Problem details: This task requires every entry to be set down again exactly.

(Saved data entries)
========================================================================
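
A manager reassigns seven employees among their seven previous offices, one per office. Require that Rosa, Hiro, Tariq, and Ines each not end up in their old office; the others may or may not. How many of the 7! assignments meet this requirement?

Inclusion-exclusion on the 4 forbidden self-matches:
Σ_{j=0}^{4} (-1)^j C(4,j)(7-j)!
= C(4,0)·7! - C(4,1)·6! + C(4,2)·5! - C(4,3)·4! + C(4,4)·3!
= 5040 - 2880 + 720 - 96 + 6
= 2790

2790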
========================================================================
Exercise result:
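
A manager reassigns seven employees among their seven previous offices, one per office. Require that Rosa, Hiro, Tariq, and Ines each not end up in their old office; the others may or may not. How many of the 7! assignments meet this requirement?

Inclusion-exclusion on the 4 forbidden self-matches:
Σ_{j=0}^{4} (-1)^j C(4,j)(7-j)!
= C(4,0)·7! - C(4,1)·6! + C(4,2)·5! - C(4,3)·4! + C(4,4)·3!
= 5040 - 2880 + 720 - 96 + 6
= 2790

2790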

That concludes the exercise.